- _Records from a data collection_:
==============================

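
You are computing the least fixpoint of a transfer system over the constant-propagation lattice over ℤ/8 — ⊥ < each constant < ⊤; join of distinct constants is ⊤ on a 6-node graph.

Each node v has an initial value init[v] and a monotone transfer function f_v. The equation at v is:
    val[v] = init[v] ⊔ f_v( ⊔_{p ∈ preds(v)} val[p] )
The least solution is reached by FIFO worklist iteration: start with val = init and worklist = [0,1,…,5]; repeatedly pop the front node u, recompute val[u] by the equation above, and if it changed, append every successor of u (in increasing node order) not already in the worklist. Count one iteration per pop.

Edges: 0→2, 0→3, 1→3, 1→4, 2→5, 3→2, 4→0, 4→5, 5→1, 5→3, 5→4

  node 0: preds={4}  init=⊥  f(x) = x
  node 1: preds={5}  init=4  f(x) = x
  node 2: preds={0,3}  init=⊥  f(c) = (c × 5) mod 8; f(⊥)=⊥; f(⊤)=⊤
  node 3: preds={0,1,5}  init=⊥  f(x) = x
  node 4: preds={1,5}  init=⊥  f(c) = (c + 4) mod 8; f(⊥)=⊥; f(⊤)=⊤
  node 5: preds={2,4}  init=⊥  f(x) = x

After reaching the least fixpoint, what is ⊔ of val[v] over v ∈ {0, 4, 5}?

Trace (19 dequeues):
  [1] u=0 | in ⊥ | out ⊥ | ==
  [2] u=1 | in ⊥ | out 4 | ==
  [3] u=2 | in ⊥ | out ⊥ | ==
  [4] u=3 | in 4 | out 4 | prev ⊥ | push {2}
  [5] u=4 | in 4 | out 0 | prev ⊥ | push {0}
  [6] u=5 | in 0 | out 0 | prev ⊥ | push {1,3,4}
  [7] u=2 | in 4 | out 4 | prev ⊥ | push {5}
  [8] u=0 | in 0 | out 0 | prev ⊥ | push {2}
  [9] u=1 | in 0 | out ⊤ | prev 4 | push {}
  [10] u=3 | in ⊤ | out ⊤ | prev 4 | push {}
  [11] u=4 | in ⊤ | out ⊤ | prev 0 | push {0}
  [12] u=5 | in ⊤ | out ⊤ | prev 0 | push {1,3,4}
  [13] u=2 | in ⊤ | out ⊤ | prev 4 | push {5}
  [14] u=0 | in ⊤ | out ⊤ | prev 0 | push {2}
  [15] u=1 | in ⊤ | out ⊤ | ==
  [16] u=3 | in ⊤ | out ⊤ | ==
  [17] u=4 | in ⊤ | out ⊤ | ==
  [18] u=5 | in ⊤ | out ⊤ | ==
  [19] u=2 | in ⊤ | out ⊤ | ==

Converged values:
  [0] ⊤
  [1] ⊤
  [2] ⊤
  [3] ⊤
  [4] ⊤
  [5] ⊤

⊤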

==============================

- _To do_:
Some lines in the data above hold the string "transfer". Find and copy each of them.

- _Response area_:
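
You are computing the least fixpoint of a transfer system over the constant-propagation lattice over ℤ/8 — ⊥ < each constant < ⊤; join of distinct constants is ⊤ on a 6-node graph.
Each node v has an initial value init[v] and a monotone transfer function f_v. The equation at v is: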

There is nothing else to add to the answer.